__WHAT TO PRODUCE__: Give back every line of the data below exactly.

*** Begin section ***

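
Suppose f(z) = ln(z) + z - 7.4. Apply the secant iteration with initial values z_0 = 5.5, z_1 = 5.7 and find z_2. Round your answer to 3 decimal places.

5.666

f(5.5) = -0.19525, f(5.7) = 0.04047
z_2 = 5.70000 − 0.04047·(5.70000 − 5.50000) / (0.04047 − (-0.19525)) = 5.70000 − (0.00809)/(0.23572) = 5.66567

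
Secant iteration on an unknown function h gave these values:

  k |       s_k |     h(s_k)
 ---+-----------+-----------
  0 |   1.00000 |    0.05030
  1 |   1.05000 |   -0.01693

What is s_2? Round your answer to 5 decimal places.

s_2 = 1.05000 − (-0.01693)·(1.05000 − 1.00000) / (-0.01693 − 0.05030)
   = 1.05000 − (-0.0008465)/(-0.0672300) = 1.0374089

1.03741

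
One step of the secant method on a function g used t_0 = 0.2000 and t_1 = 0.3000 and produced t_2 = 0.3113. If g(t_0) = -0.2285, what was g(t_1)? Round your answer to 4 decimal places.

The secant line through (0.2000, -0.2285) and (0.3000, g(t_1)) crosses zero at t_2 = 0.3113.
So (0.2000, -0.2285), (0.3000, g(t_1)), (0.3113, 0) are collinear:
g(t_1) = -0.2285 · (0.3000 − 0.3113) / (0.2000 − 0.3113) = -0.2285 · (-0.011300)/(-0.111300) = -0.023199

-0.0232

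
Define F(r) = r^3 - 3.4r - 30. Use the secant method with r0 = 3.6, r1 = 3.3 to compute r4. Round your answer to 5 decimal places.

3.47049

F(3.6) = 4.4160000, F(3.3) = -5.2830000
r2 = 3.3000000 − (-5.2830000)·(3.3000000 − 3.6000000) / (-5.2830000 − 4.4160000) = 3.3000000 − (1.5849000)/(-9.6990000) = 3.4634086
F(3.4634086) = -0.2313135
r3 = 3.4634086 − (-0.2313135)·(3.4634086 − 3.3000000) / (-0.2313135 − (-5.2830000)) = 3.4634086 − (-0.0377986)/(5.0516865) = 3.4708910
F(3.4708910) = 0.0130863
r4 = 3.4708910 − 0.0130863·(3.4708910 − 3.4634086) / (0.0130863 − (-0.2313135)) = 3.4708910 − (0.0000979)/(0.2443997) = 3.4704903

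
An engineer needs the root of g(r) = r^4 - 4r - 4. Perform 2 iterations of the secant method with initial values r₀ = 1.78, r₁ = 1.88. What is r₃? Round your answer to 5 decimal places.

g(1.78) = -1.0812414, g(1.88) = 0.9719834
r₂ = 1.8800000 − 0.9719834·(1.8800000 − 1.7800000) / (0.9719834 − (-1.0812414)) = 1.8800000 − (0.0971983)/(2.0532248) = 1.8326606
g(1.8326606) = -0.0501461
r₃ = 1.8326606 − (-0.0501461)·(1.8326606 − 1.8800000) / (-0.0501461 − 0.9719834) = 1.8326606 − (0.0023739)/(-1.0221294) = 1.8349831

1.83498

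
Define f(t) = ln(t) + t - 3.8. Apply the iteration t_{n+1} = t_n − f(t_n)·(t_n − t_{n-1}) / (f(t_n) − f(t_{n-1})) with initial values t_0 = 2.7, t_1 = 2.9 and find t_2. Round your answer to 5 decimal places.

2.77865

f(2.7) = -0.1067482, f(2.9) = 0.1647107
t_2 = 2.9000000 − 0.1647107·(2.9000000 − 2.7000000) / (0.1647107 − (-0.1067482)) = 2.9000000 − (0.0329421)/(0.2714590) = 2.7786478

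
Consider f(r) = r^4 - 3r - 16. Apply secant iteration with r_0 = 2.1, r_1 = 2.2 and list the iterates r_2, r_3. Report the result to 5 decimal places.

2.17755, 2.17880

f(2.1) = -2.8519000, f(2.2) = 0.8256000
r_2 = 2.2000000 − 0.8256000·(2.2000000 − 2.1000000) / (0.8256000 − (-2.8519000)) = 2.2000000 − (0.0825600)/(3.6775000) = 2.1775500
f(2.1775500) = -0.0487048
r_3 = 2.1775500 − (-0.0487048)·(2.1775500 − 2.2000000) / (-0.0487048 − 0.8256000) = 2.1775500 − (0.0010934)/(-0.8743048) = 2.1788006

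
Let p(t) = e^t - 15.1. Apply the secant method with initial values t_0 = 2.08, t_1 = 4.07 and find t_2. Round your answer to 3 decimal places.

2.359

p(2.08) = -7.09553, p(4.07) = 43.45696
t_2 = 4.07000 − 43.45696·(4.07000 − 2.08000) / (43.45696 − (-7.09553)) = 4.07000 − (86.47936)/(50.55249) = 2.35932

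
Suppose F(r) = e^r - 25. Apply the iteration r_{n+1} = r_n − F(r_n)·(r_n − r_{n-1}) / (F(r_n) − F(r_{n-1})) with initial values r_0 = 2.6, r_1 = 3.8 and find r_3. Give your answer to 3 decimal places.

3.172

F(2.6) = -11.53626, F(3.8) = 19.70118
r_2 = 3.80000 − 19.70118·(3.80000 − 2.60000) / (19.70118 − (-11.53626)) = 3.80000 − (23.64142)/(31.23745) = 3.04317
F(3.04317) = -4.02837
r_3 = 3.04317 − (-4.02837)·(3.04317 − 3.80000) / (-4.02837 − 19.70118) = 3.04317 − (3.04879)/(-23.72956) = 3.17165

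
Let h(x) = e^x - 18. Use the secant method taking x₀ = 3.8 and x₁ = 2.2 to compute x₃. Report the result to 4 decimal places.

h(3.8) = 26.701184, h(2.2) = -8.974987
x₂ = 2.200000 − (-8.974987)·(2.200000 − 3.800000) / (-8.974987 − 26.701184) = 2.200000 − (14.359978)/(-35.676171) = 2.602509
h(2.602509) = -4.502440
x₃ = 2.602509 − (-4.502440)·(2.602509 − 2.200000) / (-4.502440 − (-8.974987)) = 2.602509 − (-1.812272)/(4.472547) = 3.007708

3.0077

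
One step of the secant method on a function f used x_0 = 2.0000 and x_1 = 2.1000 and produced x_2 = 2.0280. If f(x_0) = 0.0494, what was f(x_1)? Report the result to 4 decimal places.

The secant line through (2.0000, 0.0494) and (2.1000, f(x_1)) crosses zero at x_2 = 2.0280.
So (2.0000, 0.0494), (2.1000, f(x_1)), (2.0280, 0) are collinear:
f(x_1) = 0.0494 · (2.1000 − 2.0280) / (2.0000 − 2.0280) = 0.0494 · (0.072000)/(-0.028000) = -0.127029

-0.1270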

*** End section ***

__ANSWER TO THIS EXERCISE__:
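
Suppose f(z) = ln(z) + z - 7.4. Apply the secant iteration with initial values z_0 = 5.5, z_1 = 5.7 and find z_2. Round your answer to 3 decimal places.

5.666

f(5.5) = -0.19525, f(5.7) = 0.04047
z_2 = 5.70000 − 0.04047·(5.70000 − 5.50000) / (0.04047 − (-0.19525)) = 5.70000 − (0.00809)/(0.23572) = 5.66567

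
Secant iteration on an unknown function h gave these values:

  k |       s_k |     h(s_k)
 ---+-----------+-----------
  0 |   1.00000 |    0.05030
  1 |   1.05000 |   -0.01693

What is s_2? Round your answer to 5 decimal places.

s_2 = 1.05000 − (-0.01693)·(1.05000 − 1.00000) / (-0.01693 − 0.05030)
   = 1.05000 − (-0.0008465)/(-0.0672300) = 1.0374089

1.03741

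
One step of the secant method on a function g used t_0 = 0.2000 and t_1 = 0.3000 and produced t_2 = 0.3113. If g(t_0) = -0.2285, what was g(t_1)? Round your answer to 4 decimal places.

The secant line through (0.2000, -0.2285) and (0.3000, g(t_1)) crosses zero at t_2 = 0.3113.
So (0.2000, -0.2285), (0.3000, g(t_1)), (0.3113, 0) are collinear:
g(t_1) = -0.2285 · (0.3000 − 0.3113) / (0.2000 − 0.3113) = -0.2285 · (-0.011300)/(-0.111300) = -0.023199

-0.0232

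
Define F(r) = r^3 - 3.4r - 30. Use the secant method with r0 = 3.6, r1 = 3.3 to compute r4. Round your answer to 5 decimal places.

3.47049

F(3.6) = 4.4160000, F(3.3) = -5.2830000
r2 = 3.3000000 − (-5.2830000)·(3.3000000 − 3.6000000) / (-5.2830000 − 4.4160000) = 3.3000000 − (1.5849000)/(-9.6990000) = 3.4634086
F(3.4634086) = -0.2313135
r3 = 3.4634086 − (-0.2313135)·(3.4634086 − 3.3000000) / (-0.2313135 − (-5.2830000)) = 3.4634086 − (-0.0377986)/(5.0516865) = 3.4708910
F(3.4708910) = 0.0130863
r4 = 3.4708910 − 0.0130863·(3.4708910 − 3.4634086) / (0.0130863 − (-0.2313135)) = 3.4708910 − (0.0000979)/(0.2443997) = 3.4704903

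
An engineer needs the root of g(r) = r^4 - 4r - 4. Perform 2 iterations of the secant method with initial values r₀ = 1.78, r₁ = 1.88. What is r₃? Round your answer to 5 decimal places.

g(1.78) = -1.0812414, g(1.88) = 0.9719834
r₂ = 1.8800000 − 0.9719834·(1.8800000 − 1.7800000) / (0.9719834 − (-1.0812414)) = 1.8800000 − (0.0971983)/(2.0532248) = 1.8326606
g(1.8326606) = -0.0501461
r₃ = 1.8326606 − (-0.0501461)·(1.8326606 − 1.8800000) / (-0.0501461 − 0.9719834) = 1.8326606 − (0.0023739)/(-1.0221294) = 1.8349831

1.83498

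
Define f(t) = ln(t) + t - 3.8. Apply the iteration t_{n+1} = t_n − f(t_n)·(t_n − t_{n-1}) / (f(t_n) − f(t_{n-1})) with initial values t_0 = 2.7, t_1 = 2.9 and find t_2. Round your answer to 5 decimal places.

2.77865

f(2.7) = -0.1067482, f(2.9) = 0.1647107
t_2 = 2.9000000 − 0.1647107·(2.9000000 − 2.7000000) / (0.1647107 − (-0.1067482)) = 2.9000000 − (0.0329421)/(0.2714590) = 2.7786478

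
Consider f(r) = r^4 - 3r - 16. Apply secant iteration with r_0 = 2.1, r_1 = 2.2 and list the iterates r_2, r_3. Report the result to 5 decimal places.

2.17755, 2.17880

f(2.1) = -2.8519000, f(2.2) = 0.8256000
r_2 = 2.2000000 − 0.8256000·(2.2000000 − 2.1000000) / (0.8256000 − (-2.8519000)) = 2.2000000 − (0.0825600)/(3.6775000) = 2.1775500
f(2.1775500) = -0.0487048
r_3 = 2.1775500 − (-0.0487048)·(2.1775500 − 2.2000000) / (-0.0487048 − 0.8256000) = 2.1775500 − (0.0010934)/(-0.8743048) = 2.1788006

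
Let p(t) = e^t - 15.1. Apply the secant method with initial values t_0 = 2.08, t_1 = 4.07 and find t_2. Round your answer to 3 decimal places.

2.359

p(2.08) = -7.09553, p(4.07) = 43.45696
t_2 = 4.07000 − 43.45696·(4.07000 − 2.08000) / (43.45696 − (-7.09553)) = 4.07000 − (86.47936)/(50.55249) = 2.35932

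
Suppose F(r) = e^r - 25. Apply the iteration r_{n+1} = r_n − F(r_n)·(r_n − r_{n-1}) / (F(r_n) − F(r_{n-1})) with initial values r_0 = 2.6, r_1 = 3.8 and find r_3. Give your answer to 3 decimal places.

3.172

F(2.6) = -11.53626, F(3.8) = 19.70118
r_2 = 3.80000 − 19.70118·(3.80000 − 2.60000) / (19.70118 − (-11.53626)) = 3.80000 − (23.64142)/(31.23745) = 3.04317
F(3.04317) = -4.02837
r_3 = 3.04317 − (-4.02837)·(3.04317 − 3.80000) / (-4.02837 − 19.70118) = 3.04317 − (3.04879)/(-23.72956) = 3.17165

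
Let h(x) = e^x - 18. Use the secant method taking x₀ = 3.8 and x₁ = 2.2 to compute x₃. Report the result to 4 decimal places.

h(3.8) = 26.701184, h(2.2) = -8.974987
x₂ = 2.200000 − (-8.974987)·(2.200000 − 3.800000) / (-8.974987 − 26.701184) = 2.200000 − (14.359978)/(-35.676171) = 2.602509
h(2.602509) = -4.502440
x₃ = 2.602509 − (-4.502440)·(2.602509 − 2.200000) / (-4.502440 − (-8.974987)) = 2.602509 − (-1.812272)/(4.472547) = 3.007708

3.0077

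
One step of the secant method on a function f used x_0 = 2.0000 and x_1 = 2.1000 and produced x_2 = 2.0280. If f(x_0) = 0.0494, what was f(x_1)? Report the result to 4 decimal places.

The secant line through (2.0000, 0.0494) and (2.1000, f(x_1)) crosses zero at x_2 = 2.0280.
So (2.0000, 0.0494), (2.1000, f(x_1)), (2.0280, 0) are collinear:
f(x_1) = 0.0494 · (2.1000 − 2.0280) / (2.0000 − 2.0280) = 0.0494 · (0.072000)/(-0.028000) = -0.127029

-0.1270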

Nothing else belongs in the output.